EXERCISE DATA

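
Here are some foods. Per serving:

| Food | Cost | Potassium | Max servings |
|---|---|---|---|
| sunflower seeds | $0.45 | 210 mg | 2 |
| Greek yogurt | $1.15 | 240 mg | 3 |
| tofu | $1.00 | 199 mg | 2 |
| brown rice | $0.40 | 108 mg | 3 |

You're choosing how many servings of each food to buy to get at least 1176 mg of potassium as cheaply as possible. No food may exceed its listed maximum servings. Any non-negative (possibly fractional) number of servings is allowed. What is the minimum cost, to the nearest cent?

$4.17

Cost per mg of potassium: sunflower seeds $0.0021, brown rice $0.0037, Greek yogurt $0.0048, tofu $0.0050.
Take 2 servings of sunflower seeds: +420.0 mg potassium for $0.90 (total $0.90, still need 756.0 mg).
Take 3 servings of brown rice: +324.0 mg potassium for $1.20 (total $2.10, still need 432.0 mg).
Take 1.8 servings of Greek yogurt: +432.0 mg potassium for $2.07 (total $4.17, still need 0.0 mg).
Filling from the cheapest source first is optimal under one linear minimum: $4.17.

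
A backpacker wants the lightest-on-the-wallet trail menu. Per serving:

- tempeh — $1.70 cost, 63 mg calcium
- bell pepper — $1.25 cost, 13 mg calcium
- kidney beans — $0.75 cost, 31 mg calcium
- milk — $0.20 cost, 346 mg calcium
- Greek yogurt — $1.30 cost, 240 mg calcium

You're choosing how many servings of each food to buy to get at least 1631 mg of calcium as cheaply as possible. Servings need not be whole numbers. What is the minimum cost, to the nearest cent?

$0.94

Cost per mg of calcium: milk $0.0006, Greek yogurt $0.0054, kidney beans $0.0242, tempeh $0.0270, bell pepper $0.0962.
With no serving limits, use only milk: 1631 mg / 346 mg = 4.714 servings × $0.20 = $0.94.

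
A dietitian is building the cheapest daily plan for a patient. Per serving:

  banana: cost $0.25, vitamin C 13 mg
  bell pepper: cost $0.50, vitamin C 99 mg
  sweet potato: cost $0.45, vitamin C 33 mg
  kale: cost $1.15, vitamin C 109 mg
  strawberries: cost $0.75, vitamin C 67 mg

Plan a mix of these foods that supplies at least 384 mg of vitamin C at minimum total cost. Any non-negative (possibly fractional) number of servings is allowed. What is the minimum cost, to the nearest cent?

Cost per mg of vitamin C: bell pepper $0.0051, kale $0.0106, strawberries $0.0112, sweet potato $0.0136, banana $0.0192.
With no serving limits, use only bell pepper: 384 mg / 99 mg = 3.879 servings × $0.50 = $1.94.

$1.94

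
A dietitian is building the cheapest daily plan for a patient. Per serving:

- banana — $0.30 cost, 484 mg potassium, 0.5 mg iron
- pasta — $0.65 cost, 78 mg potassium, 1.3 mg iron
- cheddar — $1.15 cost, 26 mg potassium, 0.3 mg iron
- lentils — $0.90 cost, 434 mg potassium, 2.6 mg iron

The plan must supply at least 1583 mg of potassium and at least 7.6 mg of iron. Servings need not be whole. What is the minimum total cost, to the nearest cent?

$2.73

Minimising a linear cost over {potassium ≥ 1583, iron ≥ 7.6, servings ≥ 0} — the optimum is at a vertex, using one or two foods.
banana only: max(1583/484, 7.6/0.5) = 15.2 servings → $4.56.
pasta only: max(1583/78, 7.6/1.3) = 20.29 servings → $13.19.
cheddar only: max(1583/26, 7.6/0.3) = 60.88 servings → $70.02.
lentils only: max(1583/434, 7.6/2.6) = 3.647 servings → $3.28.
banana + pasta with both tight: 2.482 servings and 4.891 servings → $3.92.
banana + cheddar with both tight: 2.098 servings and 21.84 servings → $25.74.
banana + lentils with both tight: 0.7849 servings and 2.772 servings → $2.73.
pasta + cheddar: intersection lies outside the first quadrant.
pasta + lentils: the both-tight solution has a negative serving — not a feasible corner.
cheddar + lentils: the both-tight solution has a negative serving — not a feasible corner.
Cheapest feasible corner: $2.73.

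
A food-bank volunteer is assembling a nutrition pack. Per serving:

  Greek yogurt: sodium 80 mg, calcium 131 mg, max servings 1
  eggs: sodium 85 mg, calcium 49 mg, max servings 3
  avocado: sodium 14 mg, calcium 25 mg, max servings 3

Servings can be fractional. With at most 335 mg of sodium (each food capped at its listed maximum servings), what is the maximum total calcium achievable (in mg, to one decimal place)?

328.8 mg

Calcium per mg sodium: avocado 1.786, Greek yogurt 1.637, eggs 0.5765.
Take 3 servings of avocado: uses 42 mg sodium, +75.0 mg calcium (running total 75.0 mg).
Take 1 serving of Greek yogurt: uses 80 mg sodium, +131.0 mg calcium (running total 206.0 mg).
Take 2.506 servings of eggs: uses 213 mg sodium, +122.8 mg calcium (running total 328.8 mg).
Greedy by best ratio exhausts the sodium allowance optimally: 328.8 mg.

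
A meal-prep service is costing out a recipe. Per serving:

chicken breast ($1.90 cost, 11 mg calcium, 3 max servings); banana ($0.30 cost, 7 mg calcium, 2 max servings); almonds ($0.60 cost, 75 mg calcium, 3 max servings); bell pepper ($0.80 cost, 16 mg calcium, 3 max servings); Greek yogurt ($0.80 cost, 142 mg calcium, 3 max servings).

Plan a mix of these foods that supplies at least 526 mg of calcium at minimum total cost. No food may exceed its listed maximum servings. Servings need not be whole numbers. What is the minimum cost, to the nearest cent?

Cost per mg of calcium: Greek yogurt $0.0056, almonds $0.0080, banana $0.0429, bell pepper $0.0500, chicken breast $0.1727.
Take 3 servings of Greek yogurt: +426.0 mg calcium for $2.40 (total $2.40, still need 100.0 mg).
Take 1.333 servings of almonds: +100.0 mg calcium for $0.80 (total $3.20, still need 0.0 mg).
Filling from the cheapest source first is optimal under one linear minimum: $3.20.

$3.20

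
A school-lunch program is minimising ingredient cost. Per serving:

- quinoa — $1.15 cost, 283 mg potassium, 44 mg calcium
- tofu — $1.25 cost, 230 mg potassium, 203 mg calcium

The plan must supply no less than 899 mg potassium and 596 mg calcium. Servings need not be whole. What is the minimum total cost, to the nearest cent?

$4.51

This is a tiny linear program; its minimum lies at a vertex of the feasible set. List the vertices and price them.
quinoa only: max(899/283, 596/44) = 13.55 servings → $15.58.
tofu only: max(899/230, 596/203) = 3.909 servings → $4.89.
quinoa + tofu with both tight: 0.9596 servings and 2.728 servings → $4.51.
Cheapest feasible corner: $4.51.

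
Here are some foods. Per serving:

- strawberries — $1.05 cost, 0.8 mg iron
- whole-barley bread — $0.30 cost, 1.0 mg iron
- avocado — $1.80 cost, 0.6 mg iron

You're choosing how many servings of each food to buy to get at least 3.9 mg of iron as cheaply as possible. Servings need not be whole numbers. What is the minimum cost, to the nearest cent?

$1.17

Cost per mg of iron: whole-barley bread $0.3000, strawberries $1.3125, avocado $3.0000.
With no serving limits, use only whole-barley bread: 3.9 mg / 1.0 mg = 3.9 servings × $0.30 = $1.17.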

WORK TO BE COMPLETED
Transcribe all entries exactly as they appear above.

ANSWER BOX
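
Here are some foods. Per serving:

| Food | Cost | Potassium | Max servings |
|---|---|---|---|
| sunflower seeds | $0.45 | 210 mg | 2 |
| Greek yogurt | $1.15 | 240 mg | 3 |
| tofu | $1.00 | 199 mg | 2 |
| brown rice | $0.40 | 108 mg | 3 |

You're choosing how many servings of each food to buy to get at least 1176 mg of potassium as cheaply as possible. No food may exceed its listed maximum servings. Any non-negative (possibly fractional) number of servings is allowed. What is the minimum cost, to the nearest cent?

$4.17

Cost per mg of potassium: sunflower seeds $0.0021, brown rice $0.0037, Greek yogurt $0.0048, tofu $0.0050.
Take 2 servings of sunflower seeds: +420.0 mg potassium for $0.90 (total $0.90, still need 756.0 mg).
Take 3 servings of brown rice: +324.0 mg potassium for $1.20 (total $2.10, still need 432.0 mg).
Take 1.8 servings of Greek yogurt: +432.0 mg potassium for $2.07 (total $4.17, still need 0.0 mg).
Filling from the cheapest source first is optimal under one linear minimum: $4.17.

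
A backpacker wants the lightest-on-the-wallet trail menu. Per serving:

- tempeh — $1.70 cost, 63 mg calcium
- bell pepper — $1.25 cost, 13 mg calcium
- kidney beans — $0.75 cost, 31 mg calcium
- milk — $0.20 cost, 346 mg calcium
- Greek yogurt — $1.30 cost, 240 mg calcium

You're choosing how many servings of each food to buy to get at least 1631 mg of calcium as cheaply as possible. Servings need not be whole numbers. What is the minimum cost, to the nearest cent?

$0.94

Cost per mg of calcium: milk $0.0006, Greek yogurt $0.0054, kidney beans $0.0242, tempeh $0.0270, bell pepper $0.0962.
With no serving limits, use only milk: 1631 mg / 346 mg = 4.714 servings × $0.20 = $0.94.

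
A dietitian is building the cheapest daily plan for a patient. Per serving:

  banana: cost $0.25, vitamin C 13 mg
  bell pepper: cost $0.50, vitamin C 99 mg
  sweet potato: cost $0.45, vitamin C 33 mg
  kale: cost $1.15, vitamin C 109 mg
  strawberries: cost $0.75, vitamin C 67 mg

Plan a mix of these foods that supplies at least 384 mg of vitamin C at minimum total cost. Any non-negative (possibly fractional) number of servings is allowed. What is the minimum cost, to the nearest cent?

Cost per mg of vitamin C: bell pepper $0.0051, kale $0.0106, strawberries $0.0112, sweet potato $0.0136, banana $0.0192.
With no serving limits, use only bell pepper: 384 mg / 99 mg = 3.879 servings × $0.50 = $1.94.

$1.94

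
A dietitian is building the cheapest daily plan for a patient. Per serving:

- banana — $0.30 cost, 484 mg potassium, 0.5 mg iron
- pasta — $0.65 cost, 78 mg potassium, 1.3 mg iron
- cheddar — $1.15 cost, 26 mg potassium, 0.3 mg iron
- lentils — $0.90 cost, 434 mg potassium, 2.6 mg iron

The plan must supply at least 1583 mg of potassium and at least 7.6 mg of iron. Servings need not be whole. What is the minimum total cost, to the nearest cent?

$2.73

Minimising a linear cost over {potassium ≥ 1583, iron ≥ 7.6, servings ≥ 0} — the optimum is at a vertex, using one or two foods.
banana only: max(1583/484, 7.6/0.5) = 15.2 servings → $4.56.
pasta only: max(1583/78, 7.6/1.3) = 20.29 servings → $13.19.
cheddar only: max(1583/26, 7.6/0.3) = 60.88 servings → $70.02.
lentils only: max(1583/434, 7.6/2.6) = 3.647 servings → $3.28.
banana + pasta with both tight: 2.482 servings and 4.891 servings → $3.92.
banana + cheddar with both tight: 2.098 servings and 21.84 servings → $25.74.
banana + lentils with both tight: 0.7849 servings and 2.772 servings → $2.73.
pasta + cheddar: intersection lies outside the first quadrant.
pasta + lentils: the both-tight solution has a negative serving — not a feasible corner.
cheddar + lentils: the both-tight solution has a negative serving — not a feasible corner.
Cheapest feasible corner: $2.73.

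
A food-bank volunteer is assembling a nutrition pack. Per serving:

  Greek yogurt: sodium 80 mg, calcium 131 mg, max servings 1
  eggs: sodium 85 mg, calcium 49 mg, max servings 3
  avocado: sodium 14 mg, calcium 25 mg, max servings 3

Servings can be fractional. With at most 335 mg of sodium (each food capped at its listed maximum servings), what is the maximum total calcium achievable (in mg, to one decimal place)?

328.8 mg

Calcium per mg sodium: avocado 1.786, Greek yogurt 1.637, eggs 0.5765.
Take 3 servings of avocado: uses 42 mg sodium, +75.0 mg calcium (running total 75.0 mg).
Take 1 serving of Greek yogurt: uses 80 mg sodium, +131.0 mg calcium (running total 206.0 mg).
Take 2.506 servings of eggs: uses 213 mg sodium, +122.8 mg calcium (running total 328.8 mg).
Greedy by best ratio exhausts the sodium allowance optimally: 328.8 mg.

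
A meal-prep service is costing out a recipe. Per serving:

chicken breast ($1.90 cost, 11 mg calcium, 3 max servings); banana ($0.30 cost, 7 mg calcium, 2 max servings); almonds ($0.60 cost, 75 mg calcium, 3 max servings); bell pepper ($0.80 cost, 16 mg calcium, 3 max servings); Greek yogurt ($0.80 cost, 142 mg calcium, 3 max servings).

Plan a mix of these foods that supplies at least 526 mg of calcium at minimum total cost. No food may exceed its listed maximum servings. Servings need not be whole numbers. What is the minimum cost, to the nearest cent?

Cost per mg of calcium: Greek yogurt $0.0056, almonds $0.0080, banana $0.0429, bell pepper $0.0500, chicken breast $0.1727.
Take 3 servings of Greek yogurt: +426.0 mg calcium for $2.40 (total $2.40, still need 100.0 mg).
Take 1.333 servings of almonds: +100.0 mg calcium for $0.80 (total $3.20, still need 0.0 mg).
Filling from the cheapest source first is optimal under one linear minimum: $3.20.

$3.20

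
A school-lunch program is minimising ingredient cost. Per serving:

- quinoa — $1.15 cost, 283 mg potassium, 44 mg calcium
- tofu — $1.25 cost, 230 mg potassium, 203 mg calcium

The plan must supply no less than 899 mg potassium and 596 mg calcium. Servings need not be whole. What is the minimum total cost, to the nearest cent?

$4.51

This is a tiny linear program; its minimum lies at a vertex of the feasible set. List the vertices and price them.
quinoa only: max(899/283, 596/44) = 13.55 servings → $15.58.
tofu only: max(899/230, 596/203) = 3.909 servings → $4.89.
quinoa + tofu with both tight: 0.9596 servings and 2.728 servings → $4.51.
Cheapest feasible corner: $4.51.

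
Here are some foods. Per serving:

- strawberries — $1.05 cost, 0.8 mg iron
- whole-barley bread — $0.30 cost, 1.0 mg iron
- avocado — $1.80 cost, 0.6 mg iron

You're choosing how many servings of each food to buy to get at least 3.9 mg of iron as cheaply as possible. Servings need not be whole numbers. What is the minimum cost, to the nearest cent?

$1.17

Cost per mg of iron: whole-barley bread $0.3000, strawberries $1.3125, avocado $3.0000.
With no serving limits, use only whole-barley bread: 3.9 mg / 1.0 mg = 3.9 servings × $0.30 = $1.17.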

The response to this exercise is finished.